BRIEF: Print exactly those lines that run from the beginning of the data to the line bearing "at least 3/8;", inclusive.

RECORDS PROVIDED:
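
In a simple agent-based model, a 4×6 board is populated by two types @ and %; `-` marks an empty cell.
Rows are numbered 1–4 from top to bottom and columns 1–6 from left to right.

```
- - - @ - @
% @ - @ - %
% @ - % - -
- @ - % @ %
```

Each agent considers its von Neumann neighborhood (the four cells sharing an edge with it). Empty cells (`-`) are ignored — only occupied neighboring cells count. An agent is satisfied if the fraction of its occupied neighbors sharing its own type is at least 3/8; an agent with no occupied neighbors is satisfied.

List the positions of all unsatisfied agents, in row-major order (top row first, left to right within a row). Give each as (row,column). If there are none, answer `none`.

(1,4)@ 1/1 ✓
(1,6)@ 0/1 ✗
(2,1)% 1/2 ✓
(2,2)@ 1/2 ✓
(2,4)@ 1/2 ✓
(2,6)% 0/1 ✗
(3,1)% 1/2 ✓
(3,2)@ 2/3 ✓
(3,4)% 1/2 ✓
(4,2)@ 1/1 ✓
(4,4)% 1/2 ✓
(4,5)@ 0/2 ✗
(4,6)% 0/1 ✗

(1,6), (2,6), (4,5), (4,6)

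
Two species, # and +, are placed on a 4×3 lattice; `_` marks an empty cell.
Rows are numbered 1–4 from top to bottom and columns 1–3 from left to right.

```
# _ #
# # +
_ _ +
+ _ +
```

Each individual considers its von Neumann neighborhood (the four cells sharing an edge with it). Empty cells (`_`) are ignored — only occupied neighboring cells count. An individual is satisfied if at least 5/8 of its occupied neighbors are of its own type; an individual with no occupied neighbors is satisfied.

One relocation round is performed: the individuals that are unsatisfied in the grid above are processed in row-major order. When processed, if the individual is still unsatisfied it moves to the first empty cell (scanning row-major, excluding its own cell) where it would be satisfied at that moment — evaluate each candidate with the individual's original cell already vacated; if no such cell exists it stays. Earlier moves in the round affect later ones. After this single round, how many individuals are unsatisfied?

0

Initially unsatisfied (in order): (1,3), (2,2), (2,3).
  (1,3) → (1,2).
  (2,2): now satisfied by earlier moves; stays.
  (2,3) → (4,2).
Resulting grid:
# # _
# # _
_ _ +
+ + +
All satisfied now.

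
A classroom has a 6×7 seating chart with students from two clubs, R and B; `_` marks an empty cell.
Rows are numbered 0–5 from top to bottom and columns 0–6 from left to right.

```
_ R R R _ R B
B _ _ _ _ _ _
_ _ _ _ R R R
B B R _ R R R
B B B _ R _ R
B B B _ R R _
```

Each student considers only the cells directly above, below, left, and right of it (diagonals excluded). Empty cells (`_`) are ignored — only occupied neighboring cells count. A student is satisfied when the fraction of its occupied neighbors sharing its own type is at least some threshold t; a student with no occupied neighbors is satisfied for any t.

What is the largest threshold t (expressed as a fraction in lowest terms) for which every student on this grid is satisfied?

(0,1)R 1/1
(0,2)R 2/2
(0,3)R 1/1
(0,5)R 0/1
(0,6)B 0/1
(1,0)B — no occupied neighbors
(2,4)R 2/2
(2,5)R 3/3
(2,6)R 2/2
(3,0)B 2/2
(3,1)B 2/3
(3,2)R 0/2
(3,4)R 3/3
(3,5)R 3/3
(3,6)R 3/3
(4,0)B 3/3
(4,1)B 4/4
(4,2)B 2/3
(4,4)R 2/2
(4,6)R 1/1
(5,0)B 2/2
(5,1)B 3/3
(5,2)B 2/2
(5,4)R 2/2
(5,5)R 1/1
The smallest same-type fraction is 0/1 at (0,5), which reduces to 0/1. Any threshold above that leaves this student unsatisfied.

0/1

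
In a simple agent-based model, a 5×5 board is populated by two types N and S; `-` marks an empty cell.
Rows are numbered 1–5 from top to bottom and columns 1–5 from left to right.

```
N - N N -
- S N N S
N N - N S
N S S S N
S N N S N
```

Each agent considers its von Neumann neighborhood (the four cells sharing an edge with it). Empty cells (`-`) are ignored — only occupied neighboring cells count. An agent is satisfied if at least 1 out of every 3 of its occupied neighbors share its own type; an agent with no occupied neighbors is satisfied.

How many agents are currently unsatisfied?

3

Row 1: (1,1)N 0/0 satisfied · (1,3)N 2/2 satisfied · (1,4)N 2/2 satisfied
Row 2: (2,2)S 0/2 not · (2,3)N 2/3 satisfied · (2,4)N 3/4 satisfied · (2,5)S 1/2 satisfied
Row 3: (3,1)N 2/2 satisfied · (3,2)N 1/3 satisfied · (3,4)N 1/3 satisfied · (3,5)S 1/3 satisfied
Row 4: (4,1)N 1/3 satisfied · (4,2)S 1/4 not · (4,3)S 2/3 satisfied · (4,4)S 2/4 satisfied · (4,5)N 1/3 satisfied
Row 5: (5,1)S 0/2 not · (5,2)N 1/3 satisfied · (5,3)N 1/3 satisfied · (5,4)S 1/3 satisfied · (5,5)N 1/2 satisfied
Unsatisfied: (2,2), (4,2), (5,1) — 3 in total.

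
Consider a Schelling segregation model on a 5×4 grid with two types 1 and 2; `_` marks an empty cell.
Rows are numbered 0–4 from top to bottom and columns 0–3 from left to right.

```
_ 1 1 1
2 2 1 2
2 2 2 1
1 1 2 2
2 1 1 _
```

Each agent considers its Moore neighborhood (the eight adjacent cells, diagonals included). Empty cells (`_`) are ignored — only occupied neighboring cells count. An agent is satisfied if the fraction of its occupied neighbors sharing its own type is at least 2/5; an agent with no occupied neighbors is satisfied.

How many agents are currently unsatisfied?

4

Row 0: (0,1)1 2/4 ok · (0,2)1 3/5 ok · (0,3)1 2/3 ok
Row 1: (1,0)2 3/4 ok · (1,1)2 4/7 ok · (1,2)1 4/8 ok · (1,3)2 1/5 unhappy
Row 2: (2,0)2 3/5 ok · (2,1)2 5/8 ok · (2,2)2 5/8 ok · (2,3)1 1/5 unhappy
Row 3: (3,0)1 2/5 ok · (3,1)1 3/8 unhappy · (3,2)2 3/7 ok · (3,3)2 2/4 ok
Row 4: (4,0)2 0/3 unhappy · (4,1)1 3/5 ok · (4,2)1 2/4 ok
Unsatisfied: (1,3), (2,3), (3,1), (4,0) — 4 in total.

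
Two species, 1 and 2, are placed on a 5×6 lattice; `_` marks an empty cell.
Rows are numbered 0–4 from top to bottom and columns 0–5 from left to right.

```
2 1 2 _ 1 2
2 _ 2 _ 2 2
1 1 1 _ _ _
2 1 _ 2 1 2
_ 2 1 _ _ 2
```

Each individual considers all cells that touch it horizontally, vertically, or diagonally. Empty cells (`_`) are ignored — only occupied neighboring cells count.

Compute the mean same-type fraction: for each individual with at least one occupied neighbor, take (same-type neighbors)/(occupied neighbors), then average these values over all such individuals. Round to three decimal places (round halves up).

0.379

(0,0)2 1/2
(0,1)1 0/4
(0,2)2 1/2
(0,4)1 0/3
(0,5)2 2/3
(1,0)2 1/4
(1,2)2 1/4
(1,4)2 2/3
(1,5)2 2/3
(2,0)1 2/4
(2,1)1 3/6
(2,2)1 2/4
(3,0)2 1/4
(3,1)1 4/6
(3,3)2 0/3
(3,4)1 0/3
(3,5)2 1/2
(4,1)2 1/3
(4,2)1 1/3
(4,5)2 1/2
Sum over 20 individuals: 1/2 + 0/4 + 1/2 + 0/3 + 2/3 + 1/4 + 1/4 + 2/3 + 2/3 + 2/4 + 3/6 + 2/4 + 1/4 + 4/6 + 0/3 + 0/3 + 1/2 + 1/3 + 1/3 + 1/2 = 91/12; mean = 91/12 ÷ 20 = 91/240 = 0.379166… → 0.379.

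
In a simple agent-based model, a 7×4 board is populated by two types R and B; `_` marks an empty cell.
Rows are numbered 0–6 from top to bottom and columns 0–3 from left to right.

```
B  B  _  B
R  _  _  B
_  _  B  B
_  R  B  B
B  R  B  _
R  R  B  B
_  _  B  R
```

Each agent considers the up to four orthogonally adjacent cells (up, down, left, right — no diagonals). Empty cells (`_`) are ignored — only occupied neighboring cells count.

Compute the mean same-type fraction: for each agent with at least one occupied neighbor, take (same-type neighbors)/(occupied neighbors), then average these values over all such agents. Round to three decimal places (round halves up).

(0,0)B 1/2
(0,1)B 1/1
(0,3)B 1/1
(1,0)R 0/1
(1,3)B 2/2
(2,2)B 2/2
(2,3)B 3/3
(3,1)R 1/2
(3,2)B 3/4
(3,3)B 2/2
(4,0)B 0/2
(4,1)R 2/4
(4,2)B 2/3
(5,0)R 1/2
(5,1)R 2/3
(5,2)B 3/4
(5,3)B 1/2
(6,2)B 1/2
(6,3)R 0/2
Sum over 19 agents: 1/2 + 1/1 + 1/1 + 0/1 + 2/2 + 2/2 + 3/3 + 1/2 + 3/4 + 2/2 + 0/2 + 2/4 + 2/3 + 1/2 + 2/3 + 3/4 + 1/2 + 1/2 + 0/2 = 71/6; mean = 71/6 ÷ 19 = 71/114 = 0.622807… → 0.623.

0.623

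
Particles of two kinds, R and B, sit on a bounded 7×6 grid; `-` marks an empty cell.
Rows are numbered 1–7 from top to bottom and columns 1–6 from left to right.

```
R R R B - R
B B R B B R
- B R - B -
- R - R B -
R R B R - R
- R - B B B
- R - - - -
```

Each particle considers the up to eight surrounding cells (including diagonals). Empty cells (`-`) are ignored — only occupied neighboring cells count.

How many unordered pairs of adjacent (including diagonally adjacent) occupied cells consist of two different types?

Scan each occupied cell's neighbors to the right and below (and the two forward diagonals) so each pair is counted once.
Row 1: R(1,1)–R(1,2)= R(1,1)–B(2,1)≠ R(1,1)–B(2,2)≠ R(1,2)–R(1,3)= R(1,2)–B(2,2)≠ R(1,2)–R(2,3)= R(1,2)–B(2,1)≠ R(1,3)–B(1,4)≠ R(1,3)–R(2,3)= R(1,3)–B(2,4)≠ R(1,3)–B(2,2)≠ B(1,4)–B(2,4)= B(1,4)–B(2,5)= B(1,4)–R(2,3)≠ R(1,6)–R(2,6)= R(1,6)–B(2,5)≠  → 9/16 unlike.
Row 2: B(2,1)–B(2,2)= B(2,1)–B(3,2)= B(2,2)–R(2,3)≠ B(2,2)–B(3,2)= B(2,2)–R(3,3)≠ R(2,3)–B(2,4)≠ R(2,3)–R(3,3)= R(2,3)–B(3,2)≠ B(2,4)–B(2,5)= B(2,4)–B(3,5)= B(2,4)–R(3,3)≠ B(2,5)–R(2,6)≠ B(2,5)–B(3,5)= R(2,6)–B(3,5)≠  → 7/14 unlike.
Row 3: B(3,2)–R(3,3)≠ B(3,2)–R(4,2)≠ R(3,3)–R(4,4)= R(3,3)–R(4,2)= B(3,5)–B(4,5)= B(3,5)–R(4,4)≠  → 3/6 unlike.
Row 4: R(4,2)–R(5,2)= R(4,2)–B(5,3)≠ R(4,2)–R(5,1)= R(4,4)–B(4,5)≠ R(4,4)–R(5,4)= R(4,4)–B(5,3)≠ B(4,5)–R(5,6)≠ B(4,5)–R(5,4)≠  → 5/8 unlike.
Row 5: R(5,1)–R(5,2)= R(5,1)–R(6,2)= R(5,2)–B(5,3)≠ R(5,2)–R(6,2)= B(5,3)–R(5,4)≠ B(5,3)–B(6,4)= B(5,3)–R(6,2)≠ R(5,4)–B(6,4)≠ R(5,4)–B(6,5)≠ R(5,6)–B(6,6)≠ R(5,6)–B(6,5)≠  → 7/11 unlike.
Row 6: R(6,2)–R(7,2)= B(6,4)–B(6,5)= B(6,5)–B(6,6)=  → 0/3 unlike.
Total adjacent occupied pairs: 58; unlike-type pairs: 31.

31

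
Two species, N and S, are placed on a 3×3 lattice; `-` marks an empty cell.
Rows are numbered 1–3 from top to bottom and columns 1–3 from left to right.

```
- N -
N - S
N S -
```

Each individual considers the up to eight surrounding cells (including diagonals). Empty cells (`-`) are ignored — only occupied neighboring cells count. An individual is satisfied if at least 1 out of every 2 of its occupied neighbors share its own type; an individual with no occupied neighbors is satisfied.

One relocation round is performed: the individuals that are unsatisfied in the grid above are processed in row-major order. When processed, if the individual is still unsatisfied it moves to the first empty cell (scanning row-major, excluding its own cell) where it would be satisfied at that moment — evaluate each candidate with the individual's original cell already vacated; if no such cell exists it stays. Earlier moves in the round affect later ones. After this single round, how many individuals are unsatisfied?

Initially unsatisfied (in order): (3,2).
  (3,2) → (1,3).
Resulting grid:
- N S
N - S
N - -
Unsatisfied now: (1,2).

1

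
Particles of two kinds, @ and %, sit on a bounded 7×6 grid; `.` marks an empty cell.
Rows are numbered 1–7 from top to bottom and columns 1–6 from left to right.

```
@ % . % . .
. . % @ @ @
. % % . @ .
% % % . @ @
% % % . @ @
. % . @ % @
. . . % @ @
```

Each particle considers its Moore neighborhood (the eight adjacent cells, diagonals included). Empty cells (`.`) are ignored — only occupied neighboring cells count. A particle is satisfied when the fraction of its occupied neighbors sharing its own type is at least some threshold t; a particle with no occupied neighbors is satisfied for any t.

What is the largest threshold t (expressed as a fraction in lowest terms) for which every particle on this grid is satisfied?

0/1

Row 1: (1,1)@ 0/1 · (1,2)% 1/2 · (1,4)% 1/3
Row 2: (2,3)% 4/5 · (2,4)@ 2/5 · (2,5)@ 3/4 · (2,6)@ 2/2
Row 3: (3,2)% 5/5 · (3,3)% 4/5 · (3,5)@ 5/5
Row 4: (4,1)% 4/4 · (4,2)% 7/7 · (4,3)% 5/5 · (4,5)@ 4/4 · (4,6)@ 4/4
Row 5: (5,1)% 4/4 · (5,2)% 6/6 · (5,3)% 4/5 · (5,5)@ 5/6 · (5,6)@ 4/5
Row 6: (6,2)% 3/3 · (6,4)@ 2/5 · (6,5)% 1/7 · (6,6)@ 4/5
Row 7: (7,4)% 1/3 · (7,5)@ 3/5 · (7,6)@ 2/3
The smallest same-type fraction is 0/1 at (1,1), which reduces to 0/1. Any threshold above that leaves this particle unsatisfied.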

EXERCISE OUTPUT:
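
In a simple agent-based model, a 4×6 board is populated by two types @ and %; `-` marks an empty cell.
Rows are numbered 1–4 from top to bottom and columns 1–6 from left to right.

```
- - - @ - @
% @ - @ - %
% @ - % - -
- @ - % @ %
```

Each agent considers its von Neumann neighborhood (the four cells sharing an edge with it). Empty cells (`-`) are ignored — only occupied neighboring cells count. An agent is satisfied if the fraction of its occupied neighbors sharing its own type is at least 3/8; an agent with no occupied neighbors is satisfied.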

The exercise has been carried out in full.